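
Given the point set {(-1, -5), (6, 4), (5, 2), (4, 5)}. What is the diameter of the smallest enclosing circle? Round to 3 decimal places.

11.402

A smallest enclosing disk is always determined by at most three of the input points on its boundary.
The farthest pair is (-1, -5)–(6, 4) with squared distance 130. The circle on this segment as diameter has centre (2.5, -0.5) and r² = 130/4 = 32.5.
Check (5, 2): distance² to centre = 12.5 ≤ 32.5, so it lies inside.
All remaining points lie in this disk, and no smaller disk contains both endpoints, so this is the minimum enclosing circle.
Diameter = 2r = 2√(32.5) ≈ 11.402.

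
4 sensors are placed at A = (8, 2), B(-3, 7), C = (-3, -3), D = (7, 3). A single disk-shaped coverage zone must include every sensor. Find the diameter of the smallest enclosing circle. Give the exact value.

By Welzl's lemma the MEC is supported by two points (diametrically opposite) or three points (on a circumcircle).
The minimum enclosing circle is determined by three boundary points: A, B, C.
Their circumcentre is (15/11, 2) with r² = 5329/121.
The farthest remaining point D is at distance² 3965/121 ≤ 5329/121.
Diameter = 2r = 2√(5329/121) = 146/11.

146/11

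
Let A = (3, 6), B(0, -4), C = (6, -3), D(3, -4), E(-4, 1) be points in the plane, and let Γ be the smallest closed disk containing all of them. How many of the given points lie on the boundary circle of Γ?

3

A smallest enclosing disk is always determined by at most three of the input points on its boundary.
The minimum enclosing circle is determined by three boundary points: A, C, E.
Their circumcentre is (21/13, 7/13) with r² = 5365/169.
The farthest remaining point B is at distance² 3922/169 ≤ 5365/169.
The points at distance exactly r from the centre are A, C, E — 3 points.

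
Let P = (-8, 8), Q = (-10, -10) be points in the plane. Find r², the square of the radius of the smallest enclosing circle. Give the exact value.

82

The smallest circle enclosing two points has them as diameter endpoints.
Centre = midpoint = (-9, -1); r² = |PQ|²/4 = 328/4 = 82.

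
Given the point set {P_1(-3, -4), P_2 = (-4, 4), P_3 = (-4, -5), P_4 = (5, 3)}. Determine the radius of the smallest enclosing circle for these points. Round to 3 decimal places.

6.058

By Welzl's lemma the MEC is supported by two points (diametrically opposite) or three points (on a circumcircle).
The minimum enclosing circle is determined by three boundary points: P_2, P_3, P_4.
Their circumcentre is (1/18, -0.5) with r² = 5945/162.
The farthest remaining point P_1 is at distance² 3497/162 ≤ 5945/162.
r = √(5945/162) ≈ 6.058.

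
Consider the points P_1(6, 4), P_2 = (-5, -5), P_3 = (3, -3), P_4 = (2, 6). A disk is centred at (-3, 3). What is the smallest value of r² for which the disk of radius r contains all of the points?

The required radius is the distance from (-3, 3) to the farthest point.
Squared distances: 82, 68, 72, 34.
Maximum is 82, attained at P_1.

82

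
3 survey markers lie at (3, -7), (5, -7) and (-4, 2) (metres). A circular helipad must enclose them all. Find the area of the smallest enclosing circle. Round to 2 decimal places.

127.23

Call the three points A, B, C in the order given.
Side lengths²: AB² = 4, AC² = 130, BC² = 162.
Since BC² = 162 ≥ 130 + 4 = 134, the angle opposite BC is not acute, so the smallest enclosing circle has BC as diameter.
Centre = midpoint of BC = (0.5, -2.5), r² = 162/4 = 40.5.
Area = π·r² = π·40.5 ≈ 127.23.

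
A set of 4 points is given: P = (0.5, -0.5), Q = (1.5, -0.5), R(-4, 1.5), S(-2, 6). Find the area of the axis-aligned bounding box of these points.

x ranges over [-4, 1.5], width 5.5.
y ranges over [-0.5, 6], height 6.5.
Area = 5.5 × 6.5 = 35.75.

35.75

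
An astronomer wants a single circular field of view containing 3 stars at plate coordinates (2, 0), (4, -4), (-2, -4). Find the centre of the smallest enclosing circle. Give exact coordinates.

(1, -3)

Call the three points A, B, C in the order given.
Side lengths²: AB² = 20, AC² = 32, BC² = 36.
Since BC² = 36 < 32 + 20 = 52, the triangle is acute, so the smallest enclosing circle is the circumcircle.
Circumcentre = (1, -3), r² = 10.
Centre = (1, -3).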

============

INSTRUCTIONS TO FOLLOW: Repeat the records. Match them exactly.

TASK ANSWER:
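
Given the point set {(-1, -5), (6, 4), (5, 2), (4, 5)}. What is the diameter of the smallest enclosing circle? Round to 3 decimal places.

11.402

A smallest enclosing disk is always determined by at most three of the input points on its boundary.
The farthest pair is (-1, -5)–(6, 4) with squared distance 130. The circle on this segment as diameter has centre (2.5, -0.5) and r² = 130/4 = 32.5.
Check (5, 2): distance² to centre = 12.5 ≤ 32.5, so it lies inside.
All remaining points lie in this disk, and no smaller disk contains both endpoints, so this is the minimum enclosing circle.
Diameter = 2r = 2√(32.5) ≈ 11.402.

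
4 sensors are placed at A = (8, 2), B(-3, 7), C = (-3, -3), D = (7, 3). A single disk-shaped coverage zone must include every sensor. Find the diameter of the smallest enclosing circle. Give the exact value.

By Welzl's lemma the MEC is supported by two points (diametrically opposite) or three points (on a circumcircle).
The minimum enclosing circle is determined by three boundary points: A, B, C.
Their circumcentre is (15/11, 2) with r² = 5329/121.
The farthest remaining point D is at distance² 3965/121 ≤ 5329/121.
Diameter = 2r = 2√(5329/121) = 146/11.

146/11

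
Let A = (3, 6), B(0, -4), C = (6, -3), D(3, -4), E(-4, 1) be points in the plane, and let Γ be the smallest closed disk containing all of them. How many of the given points lie on the boundary circle of Γ?

3

A smallest enclosing disk is always determined by at most three of the input points on its boundary.
The minimum enclosing circle is determined by three boundary points: A, C, E.
Their circumcentre is (21/13, 7/13) with r² = 5365/169.
The farthest remaining point B is at distance² 3922/169 ≤ 5365/169.
The points at distance exactly r from the centre are A, C, E — 3 points.

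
Let P = (-8, 8), Q = (-10, -10) be points in the plane. Find r², the square of the radius of the smallest enclosing circle. Give the exact value.

82

The smallest circle enclosing two points has them as diameter endpoints.
Centre = midpoint = (-9, -1); r² = |PQ|²/4 = 328/4 = 82.

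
Given the point set {P_1(-3, -4), P_2 = (-4, 4), P_3 = (-4, -5), P_4 = (5, 3)}. Determine the radius of the smallest enclosing circle for these points. Round to 3 decimal places.

6.058

By Welzl's lemma the MEC is supported by two points (diametrically opposite) or three points (on a circumcircle).
The minimum enclosing circle is determined by three boundary points: P_2, P_3, P_4.
Their circumcentre is (1/18, -0.5) with r² = 5945/162.
The farthest remaining point P_1 is at distance² 3497/162 ≤ 5945/162.
r = √(5945/162) ≈ 6.058.

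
Consider the points P_1(6, 4), P_2 = (-5, -5), P_3 = (3, -3), P_4 = (2, 6). A disk is centred at (-3, 3). What is the smallest value of r² for which the disk of radius r contains all of the points?

The required radius is the distance from (-3, 3) to the farthest point.
Squared distances: 82, 68, 72, 34.
Maximum is 82, attained at P_1.

82

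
3 survey markers lie at (3, -7), (5, -7) and (-4, 2) (metres). A circular helipad must enclose them all. Find the area of the smallest enclosing circle. Round to 2 decimal places.

127.23

Call the three points A, B, C in the order given.
Side lengths²: AB² = 4, AC² = 130, BC² = 162.
Since BC² = 162 ≥ 130 + 4 = 134, the angle opposite BC is not acute, so the smallest enclosing circle has BC as diameter.
Centre = midpoint of BC = (0.5, -2.5), r² = 162/4 = 40.5.
Area = π·r² = π·40.5 ≈ 127.23.

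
A set of 4 points is given: P = (0.5, -0.5), Q = (1.5, -0.5), R(-4, 1.5), S(-2, 6). Find the area of the axis-aligned bounding box of these points.

x ranges over [-4, 1.5], width 5.5.
y ranges over [-0.5, 6], height 6.5.
Area = 5.5 × 6.5 = 35.75.

35.75

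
An astronomer wants a single circular field of view containing 3 stars at plate coordinates (2, 0), (4, -4), (-2, -4). Find the centre of the smallest enclosing circle. Give exact coordinates.

(1, -3)

Call the three points A, B, C in the order given.
Side lengths²: AB² = 20, AC² = 32, BC² = 36.
Since BC² = 36 < 32 + 20 = 52, the triangle is acute, so the smallest enclosing circle is the circumcircle.
Circumcentre = (1, -3), r² = 10.
Centre = (1, -3).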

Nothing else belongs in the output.